Source records:
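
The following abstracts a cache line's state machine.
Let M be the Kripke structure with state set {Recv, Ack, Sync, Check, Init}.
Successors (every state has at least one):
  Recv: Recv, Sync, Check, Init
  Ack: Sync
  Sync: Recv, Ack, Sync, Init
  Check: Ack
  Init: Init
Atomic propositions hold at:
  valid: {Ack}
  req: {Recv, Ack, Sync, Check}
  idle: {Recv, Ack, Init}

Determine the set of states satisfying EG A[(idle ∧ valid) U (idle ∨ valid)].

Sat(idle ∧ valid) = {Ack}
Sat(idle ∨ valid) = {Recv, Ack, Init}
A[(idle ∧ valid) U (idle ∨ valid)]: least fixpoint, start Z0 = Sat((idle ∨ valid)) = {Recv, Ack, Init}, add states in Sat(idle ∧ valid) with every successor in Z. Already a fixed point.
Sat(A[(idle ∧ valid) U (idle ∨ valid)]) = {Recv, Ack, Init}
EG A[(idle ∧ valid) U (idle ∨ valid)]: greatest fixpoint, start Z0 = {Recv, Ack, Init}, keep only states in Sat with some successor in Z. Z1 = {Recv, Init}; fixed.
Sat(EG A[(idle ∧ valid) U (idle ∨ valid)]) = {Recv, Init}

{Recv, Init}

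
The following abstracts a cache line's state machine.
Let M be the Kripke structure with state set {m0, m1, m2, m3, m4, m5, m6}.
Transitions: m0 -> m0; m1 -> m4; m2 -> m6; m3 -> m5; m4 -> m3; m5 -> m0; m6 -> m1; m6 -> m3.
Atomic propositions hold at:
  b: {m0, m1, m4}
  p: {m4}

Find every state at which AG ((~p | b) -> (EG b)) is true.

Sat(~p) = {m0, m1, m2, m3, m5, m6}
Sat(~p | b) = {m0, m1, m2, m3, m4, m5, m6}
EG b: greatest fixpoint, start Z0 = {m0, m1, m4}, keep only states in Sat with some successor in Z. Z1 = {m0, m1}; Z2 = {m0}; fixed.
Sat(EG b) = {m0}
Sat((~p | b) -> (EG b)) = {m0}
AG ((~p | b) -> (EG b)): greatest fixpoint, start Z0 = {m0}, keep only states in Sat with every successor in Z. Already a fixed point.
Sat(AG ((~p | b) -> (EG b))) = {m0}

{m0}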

...

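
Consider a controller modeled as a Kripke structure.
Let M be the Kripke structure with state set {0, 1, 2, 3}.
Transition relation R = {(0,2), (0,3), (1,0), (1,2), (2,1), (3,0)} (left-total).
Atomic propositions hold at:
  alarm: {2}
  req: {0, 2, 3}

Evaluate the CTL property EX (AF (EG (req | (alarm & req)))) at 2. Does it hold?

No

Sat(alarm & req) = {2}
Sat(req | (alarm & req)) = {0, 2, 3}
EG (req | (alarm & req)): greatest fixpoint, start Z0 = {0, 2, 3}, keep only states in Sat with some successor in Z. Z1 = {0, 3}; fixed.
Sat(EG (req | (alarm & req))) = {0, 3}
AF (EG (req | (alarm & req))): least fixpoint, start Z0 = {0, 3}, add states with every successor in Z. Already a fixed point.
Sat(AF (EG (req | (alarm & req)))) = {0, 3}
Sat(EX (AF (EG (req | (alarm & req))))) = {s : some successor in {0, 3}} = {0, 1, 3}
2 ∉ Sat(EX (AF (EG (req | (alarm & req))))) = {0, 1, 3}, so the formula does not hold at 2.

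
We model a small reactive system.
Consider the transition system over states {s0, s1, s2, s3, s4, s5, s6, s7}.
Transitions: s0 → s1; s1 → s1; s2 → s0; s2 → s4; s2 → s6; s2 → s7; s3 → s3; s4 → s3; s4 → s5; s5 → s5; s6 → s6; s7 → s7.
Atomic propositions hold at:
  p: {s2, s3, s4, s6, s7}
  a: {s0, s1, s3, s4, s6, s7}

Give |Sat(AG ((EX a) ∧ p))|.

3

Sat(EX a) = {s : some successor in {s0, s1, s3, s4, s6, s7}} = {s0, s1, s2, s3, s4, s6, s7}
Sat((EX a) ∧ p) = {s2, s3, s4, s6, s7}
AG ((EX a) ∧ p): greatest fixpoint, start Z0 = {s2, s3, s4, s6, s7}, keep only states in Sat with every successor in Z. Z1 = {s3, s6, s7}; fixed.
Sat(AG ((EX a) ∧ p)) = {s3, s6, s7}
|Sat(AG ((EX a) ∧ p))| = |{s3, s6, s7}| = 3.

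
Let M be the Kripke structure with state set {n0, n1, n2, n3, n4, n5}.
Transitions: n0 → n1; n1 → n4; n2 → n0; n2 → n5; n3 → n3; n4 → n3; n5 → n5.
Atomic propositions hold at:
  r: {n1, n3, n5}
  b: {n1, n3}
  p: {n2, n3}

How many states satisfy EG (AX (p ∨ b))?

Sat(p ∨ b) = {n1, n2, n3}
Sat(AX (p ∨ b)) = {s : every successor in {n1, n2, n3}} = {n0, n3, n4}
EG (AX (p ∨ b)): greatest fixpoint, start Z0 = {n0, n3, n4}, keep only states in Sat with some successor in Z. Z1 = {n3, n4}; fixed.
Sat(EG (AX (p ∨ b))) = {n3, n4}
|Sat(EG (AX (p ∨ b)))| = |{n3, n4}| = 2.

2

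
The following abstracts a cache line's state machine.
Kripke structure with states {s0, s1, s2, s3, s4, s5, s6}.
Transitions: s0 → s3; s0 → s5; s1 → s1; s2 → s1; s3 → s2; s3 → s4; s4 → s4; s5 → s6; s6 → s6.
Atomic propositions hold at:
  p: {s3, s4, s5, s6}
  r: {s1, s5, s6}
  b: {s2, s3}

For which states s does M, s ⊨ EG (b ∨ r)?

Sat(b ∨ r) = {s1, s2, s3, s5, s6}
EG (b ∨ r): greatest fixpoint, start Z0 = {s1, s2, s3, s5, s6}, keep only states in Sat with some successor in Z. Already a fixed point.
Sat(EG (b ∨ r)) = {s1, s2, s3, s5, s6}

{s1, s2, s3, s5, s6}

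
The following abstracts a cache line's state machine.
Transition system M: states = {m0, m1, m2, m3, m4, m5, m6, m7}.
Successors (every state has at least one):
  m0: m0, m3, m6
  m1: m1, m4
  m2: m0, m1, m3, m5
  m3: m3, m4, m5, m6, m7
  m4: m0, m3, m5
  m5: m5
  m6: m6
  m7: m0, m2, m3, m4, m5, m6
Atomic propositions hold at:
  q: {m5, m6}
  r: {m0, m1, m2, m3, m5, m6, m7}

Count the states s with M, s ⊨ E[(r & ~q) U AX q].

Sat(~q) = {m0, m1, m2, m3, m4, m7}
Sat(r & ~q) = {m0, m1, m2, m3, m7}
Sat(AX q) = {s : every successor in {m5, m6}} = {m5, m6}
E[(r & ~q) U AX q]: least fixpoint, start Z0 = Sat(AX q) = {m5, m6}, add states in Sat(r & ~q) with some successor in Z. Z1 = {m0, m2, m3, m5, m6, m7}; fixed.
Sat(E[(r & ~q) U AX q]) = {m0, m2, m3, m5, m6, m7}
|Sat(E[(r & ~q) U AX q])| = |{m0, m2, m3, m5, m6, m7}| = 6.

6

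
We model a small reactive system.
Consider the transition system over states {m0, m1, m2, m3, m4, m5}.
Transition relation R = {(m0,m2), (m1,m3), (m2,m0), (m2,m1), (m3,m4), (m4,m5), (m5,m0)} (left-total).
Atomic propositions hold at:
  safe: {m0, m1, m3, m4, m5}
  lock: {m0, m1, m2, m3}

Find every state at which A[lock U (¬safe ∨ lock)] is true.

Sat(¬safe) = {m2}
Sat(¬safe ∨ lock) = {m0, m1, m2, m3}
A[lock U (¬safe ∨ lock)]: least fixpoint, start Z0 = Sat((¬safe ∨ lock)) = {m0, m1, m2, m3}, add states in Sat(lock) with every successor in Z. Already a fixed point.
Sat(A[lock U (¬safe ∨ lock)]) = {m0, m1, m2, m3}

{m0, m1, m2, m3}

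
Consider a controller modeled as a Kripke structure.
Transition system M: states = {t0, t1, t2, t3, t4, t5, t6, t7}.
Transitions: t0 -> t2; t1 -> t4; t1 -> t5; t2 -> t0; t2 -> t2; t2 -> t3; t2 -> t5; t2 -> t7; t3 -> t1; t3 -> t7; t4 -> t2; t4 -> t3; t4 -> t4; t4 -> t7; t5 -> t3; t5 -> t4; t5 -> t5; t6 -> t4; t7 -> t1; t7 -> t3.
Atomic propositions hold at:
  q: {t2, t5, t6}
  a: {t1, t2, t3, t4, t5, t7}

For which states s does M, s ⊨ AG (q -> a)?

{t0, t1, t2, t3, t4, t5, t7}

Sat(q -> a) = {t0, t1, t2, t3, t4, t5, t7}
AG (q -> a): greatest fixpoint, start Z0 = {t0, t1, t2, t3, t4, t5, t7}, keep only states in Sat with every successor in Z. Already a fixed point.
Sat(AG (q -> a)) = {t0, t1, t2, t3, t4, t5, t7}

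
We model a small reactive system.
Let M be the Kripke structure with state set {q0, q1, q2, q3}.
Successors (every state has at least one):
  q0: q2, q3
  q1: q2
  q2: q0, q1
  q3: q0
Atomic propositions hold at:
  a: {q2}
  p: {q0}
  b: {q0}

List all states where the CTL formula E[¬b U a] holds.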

* [Work task]:
Looking only at the data above, say how many of its lines contain the string "over", and nothing more.

* [Answer to this exercise]:
2